Saved entries:

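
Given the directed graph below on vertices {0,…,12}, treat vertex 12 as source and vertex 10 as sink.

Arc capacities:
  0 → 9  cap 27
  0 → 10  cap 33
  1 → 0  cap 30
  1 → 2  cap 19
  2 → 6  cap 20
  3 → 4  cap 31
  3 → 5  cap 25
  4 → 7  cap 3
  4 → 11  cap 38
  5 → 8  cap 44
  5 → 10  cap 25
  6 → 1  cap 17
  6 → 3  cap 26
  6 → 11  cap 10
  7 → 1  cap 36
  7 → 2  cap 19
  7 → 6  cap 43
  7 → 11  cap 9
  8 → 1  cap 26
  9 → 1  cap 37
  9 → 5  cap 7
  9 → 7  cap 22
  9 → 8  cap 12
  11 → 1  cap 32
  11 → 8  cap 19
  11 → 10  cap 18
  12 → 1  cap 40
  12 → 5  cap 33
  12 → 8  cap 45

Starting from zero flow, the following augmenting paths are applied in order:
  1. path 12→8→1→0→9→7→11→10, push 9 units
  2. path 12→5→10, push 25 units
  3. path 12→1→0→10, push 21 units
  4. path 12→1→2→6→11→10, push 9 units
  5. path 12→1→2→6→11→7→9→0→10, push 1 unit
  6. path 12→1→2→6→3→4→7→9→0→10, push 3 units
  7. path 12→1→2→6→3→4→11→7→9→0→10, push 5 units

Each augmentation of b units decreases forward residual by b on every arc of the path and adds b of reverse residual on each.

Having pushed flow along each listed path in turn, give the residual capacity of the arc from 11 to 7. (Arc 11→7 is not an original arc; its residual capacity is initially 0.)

after path 1 (12→8→1→0→9→7→11→10, push 9): res(11,7)=9
after path 2 (12→5→10, push 25): res(11,7)=9
after path 3 (12→1→0→10, push 21): res(11,7)=9
after path 4 (12→1→2→6→11→10, push 9): res(11,7)=9
after path 5 (12→1→2→6→11→7→9→0→10, push 1): res(11,7)=8
after path 6 (12→1→2→6→3→4→7→9→0→10, push 3): res(11,7)=8
after path 7 (12→1→2→6→3→4→11→7→9→0→10, push 5): res(11,7)=3

Residual capacity of (11,7): 3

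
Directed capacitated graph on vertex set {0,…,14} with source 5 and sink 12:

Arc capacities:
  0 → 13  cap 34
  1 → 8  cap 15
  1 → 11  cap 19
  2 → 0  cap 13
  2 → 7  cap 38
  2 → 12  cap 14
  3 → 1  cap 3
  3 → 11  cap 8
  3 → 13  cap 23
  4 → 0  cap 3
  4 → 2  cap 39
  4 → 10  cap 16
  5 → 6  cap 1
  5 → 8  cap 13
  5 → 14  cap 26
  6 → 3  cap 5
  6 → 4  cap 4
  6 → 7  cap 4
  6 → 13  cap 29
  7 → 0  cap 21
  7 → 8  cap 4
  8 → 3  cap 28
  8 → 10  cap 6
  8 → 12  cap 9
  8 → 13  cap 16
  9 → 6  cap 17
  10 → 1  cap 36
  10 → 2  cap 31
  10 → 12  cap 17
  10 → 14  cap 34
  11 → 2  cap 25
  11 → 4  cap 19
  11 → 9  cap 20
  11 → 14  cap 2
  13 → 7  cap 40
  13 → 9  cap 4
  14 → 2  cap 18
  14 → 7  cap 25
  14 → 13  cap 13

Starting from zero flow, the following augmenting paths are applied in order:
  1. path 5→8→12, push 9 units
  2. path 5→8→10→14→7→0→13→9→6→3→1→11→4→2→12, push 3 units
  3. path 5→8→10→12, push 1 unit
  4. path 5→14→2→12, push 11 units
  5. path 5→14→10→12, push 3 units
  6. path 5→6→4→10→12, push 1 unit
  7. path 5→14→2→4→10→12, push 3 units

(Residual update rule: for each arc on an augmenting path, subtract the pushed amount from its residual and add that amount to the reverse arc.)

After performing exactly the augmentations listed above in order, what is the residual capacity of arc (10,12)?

after path 1 (5→8→12, push 9): res(10,12)=17
after path 2 (5→8→10→14→7→0→13→9→6→3→1→11→4→2→12, push 3): res(10,12)=17
after path 3 (5→8→10→12, push 1): res(10,12)=16
after path 4 (5→14→2→12, push 11): res(10,12)=16
after path 5 (5→14→10→12, push 3): res(10,12)=13
after path 6 (5→6→4→10→12, push 1): res(10,12)=12
after path 7 (5→14→2→4→10→12, push 3): res(10,12)=9

Residual capacity of (10,12): 9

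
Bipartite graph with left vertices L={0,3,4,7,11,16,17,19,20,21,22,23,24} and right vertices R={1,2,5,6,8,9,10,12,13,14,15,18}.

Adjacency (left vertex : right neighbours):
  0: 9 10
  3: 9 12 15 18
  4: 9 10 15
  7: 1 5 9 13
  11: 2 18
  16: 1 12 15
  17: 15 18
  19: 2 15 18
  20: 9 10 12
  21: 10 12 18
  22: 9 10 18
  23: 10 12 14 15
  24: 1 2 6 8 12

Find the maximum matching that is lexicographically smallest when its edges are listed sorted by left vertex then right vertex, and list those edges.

|M| = 10 (so the lex-smallest maximum matching has 10 edges)
process left vertices in ascending order; for each, take the smallest-labelled available neighbour that still permits 10 edges overall, or leave it unmatched if none does
lex-smallest matching: {0-9, 3-12, 4-10, 7-5, 11-2, 16-1, 17-15, 19-18, 23-14, 24-6}

Lex-smallest maximum matching: {(0,9), (3,12), (4,10), (7,5), (11,2), (16,1), (17,15), (19,18), (23,14), (24,6)}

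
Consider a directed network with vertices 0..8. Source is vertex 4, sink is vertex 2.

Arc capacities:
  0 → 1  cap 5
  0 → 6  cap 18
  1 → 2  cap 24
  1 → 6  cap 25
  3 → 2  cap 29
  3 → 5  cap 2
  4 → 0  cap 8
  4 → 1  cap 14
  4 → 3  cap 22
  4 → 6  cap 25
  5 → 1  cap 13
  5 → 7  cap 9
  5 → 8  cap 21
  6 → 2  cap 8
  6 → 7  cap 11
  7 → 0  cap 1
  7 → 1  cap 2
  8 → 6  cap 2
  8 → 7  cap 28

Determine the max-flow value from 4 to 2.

Maximum flow value: 51

augment #1: 4→1→2 bottleneck 14, total now 14
augment #2: 4→3→2 bottleneck 22, total now 36
augment #3: 4→6→2 bottleneck 8, total now 44
augment #4: 4→0→1→2 bottleneck 5, total now 49
augment #5: 4→6→7→1→2 bottleneck 2, total now 51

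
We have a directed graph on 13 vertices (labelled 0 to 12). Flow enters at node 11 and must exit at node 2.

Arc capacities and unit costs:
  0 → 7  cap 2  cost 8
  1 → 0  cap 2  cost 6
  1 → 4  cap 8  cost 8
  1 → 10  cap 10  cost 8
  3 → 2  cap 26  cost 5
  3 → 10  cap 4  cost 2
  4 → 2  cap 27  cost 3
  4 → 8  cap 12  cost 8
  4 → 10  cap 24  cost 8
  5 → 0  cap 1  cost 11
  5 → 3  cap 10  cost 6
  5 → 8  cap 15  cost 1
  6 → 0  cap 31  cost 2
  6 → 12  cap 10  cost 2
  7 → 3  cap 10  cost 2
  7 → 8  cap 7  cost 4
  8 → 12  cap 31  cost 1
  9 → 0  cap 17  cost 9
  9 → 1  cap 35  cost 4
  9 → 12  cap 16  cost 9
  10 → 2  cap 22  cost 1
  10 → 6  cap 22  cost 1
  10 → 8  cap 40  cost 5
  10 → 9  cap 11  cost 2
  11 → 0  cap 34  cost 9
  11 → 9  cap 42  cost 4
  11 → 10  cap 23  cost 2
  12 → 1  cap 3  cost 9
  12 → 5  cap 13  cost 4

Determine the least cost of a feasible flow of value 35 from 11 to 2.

Minimum cost for 35 units: 342

shortest-cost path #1: 11→10→2 push 22 @ unit cost 3 (adds 66)
shortest-cost path #2: 11→9→1→4→2 push 8 @ unit cost 19 (adds 152)
shortest-cost path #3: 11→10→6→12→5→3→2 push 1 @ unit cost 20 (adds 20)
shortest-cost path #4: 11→0→7→3→2 push 2 @ unit cost 24 (adds 48)
shortest-cost path #5: 11→9→12→5→3→2 push 2 @ unit cost 28 (adds 56)
total cost = 342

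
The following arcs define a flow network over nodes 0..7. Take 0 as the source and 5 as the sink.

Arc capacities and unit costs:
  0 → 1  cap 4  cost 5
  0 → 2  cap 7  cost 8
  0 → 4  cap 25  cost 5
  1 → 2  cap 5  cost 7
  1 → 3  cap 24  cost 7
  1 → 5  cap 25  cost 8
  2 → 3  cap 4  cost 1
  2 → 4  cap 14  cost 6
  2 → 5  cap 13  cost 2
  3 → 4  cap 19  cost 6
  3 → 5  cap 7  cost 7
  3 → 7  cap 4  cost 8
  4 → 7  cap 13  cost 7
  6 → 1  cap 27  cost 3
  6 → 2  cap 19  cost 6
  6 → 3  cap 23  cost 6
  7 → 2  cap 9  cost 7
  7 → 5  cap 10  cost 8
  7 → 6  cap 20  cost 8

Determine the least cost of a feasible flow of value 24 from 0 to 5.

Minimum cost for 24 units: 385

shortest-cost path #1: 0→2→5 push 7 @ unit cost 10 (adds 70)
shortest-cost path #2: 0→1→5 push 4 @ unit cost 13 (adds 52)
shortest-cost path #3: 0→4→7→5 push 10 @ unit cost 20 (adds 200)
shortest-cost path #4: 0→4→7→2→5 push 3 @ unit cost 21 (adds 63)
total cost = 385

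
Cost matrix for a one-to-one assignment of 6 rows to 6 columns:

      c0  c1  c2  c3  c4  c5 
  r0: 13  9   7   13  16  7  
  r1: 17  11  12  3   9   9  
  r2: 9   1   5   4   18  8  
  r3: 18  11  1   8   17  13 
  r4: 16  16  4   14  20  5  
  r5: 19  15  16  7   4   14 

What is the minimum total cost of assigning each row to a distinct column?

optimal assignment: row0→col0 (cost 13), row1→col3 (cost 3), row2→col1 (cost 1), row3→col2 (cost 1), row4→col5 (cost 5), row5→col4 (cost 4)
total = 13 + 3 + 1 + 1 + 5 + 4 = 27

Minimum assignment cost: 27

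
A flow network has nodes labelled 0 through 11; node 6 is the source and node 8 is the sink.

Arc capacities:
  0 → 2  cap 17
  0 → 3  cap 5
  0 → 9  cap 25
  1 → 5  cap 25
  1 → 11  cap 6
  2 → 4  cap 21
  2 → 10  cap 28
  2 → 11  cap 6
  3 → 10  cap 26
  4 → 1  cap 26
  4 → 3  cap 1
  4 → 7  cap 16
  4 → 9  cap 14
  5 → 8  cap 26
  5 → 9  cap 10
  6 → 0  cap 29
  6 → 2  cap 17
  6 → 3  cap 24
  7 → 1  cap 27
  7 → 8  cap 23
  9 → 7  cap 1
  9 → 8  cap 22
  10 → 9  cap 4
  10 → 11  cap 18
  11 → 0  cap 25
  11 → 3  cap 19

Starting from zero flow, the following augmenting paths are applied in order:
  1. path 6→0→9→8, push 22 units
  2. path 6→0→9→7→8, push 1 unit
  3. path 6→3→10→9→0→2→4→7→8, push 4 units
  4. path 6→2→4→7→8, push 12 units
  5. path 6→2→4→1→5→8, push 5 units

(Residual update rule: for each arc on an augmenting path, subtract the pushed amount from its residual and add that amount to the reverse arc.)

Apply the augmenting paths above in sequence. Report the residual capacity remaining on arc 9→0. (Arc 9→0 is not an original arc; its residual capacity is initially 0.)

after path 1 (6→0→9→8, push 22): res(9,0)=22
after path 2 (6→0→9→7→8, push 1): res(9,0)=23
after path 3 (6→3→10→9→0→2→4→7→8, push 4): res(9,0)=19
after path 4 (6→2→4→7→8, push 12): res(9,0)=19
after path 5 (6→2→4→1→5→8, push 5): res(9,0)=19

Residual capacity of (9,0): 19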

Exercise: The lines above, from the start of the records through the one containing "3. path 12→1→0→10, push 21 units", are to be printed exactly, and nothing else is to be included.

Exercise solution:
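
Given the directed graph below on vertices {0,…,12}, treat vertex 12 as source and vertex 10 as sink.

Arc capacities:
  0 → 9  cap 27
  0 → 10  cap 33
  1 → 0  cap 30
  1 → 2  cap 19
  2 → 6  cap 20
  3 → 4  cap 31
  3 → 5  cap 25
  4 → 7  cap 3
  4 → 11  cap 38
  5 → 8  cap 44
  5 → 10  cap 25
  6 → 1  cap 17
  6 → 3  cap 26
  6 → 11  cap 10
  7 → 1  cap 36
  7 → 2  cap 19
  7 → 6  cap 43
  7 → 11  cap 9
  8 → 1  cap 26
  9 → 1  cap 37
  9 → 5  cap 7
  9 → 7  cap 22
  9 → 8  cap 12
  11 → 1  cap 32
  11 → 8  cap 19
  11 → 10  cap 18
  12 → 1  cap 40
  12 → 5  cap 33
  12 → 8  cap 45

Starting from zero flow, the following augmenting paths are applied in order:
  1. path 12→8→1→0→9→7→11→10, push 9 units
  2. path 12→5→10, push 25 units
  3. path 12→1→0→10, push 21 units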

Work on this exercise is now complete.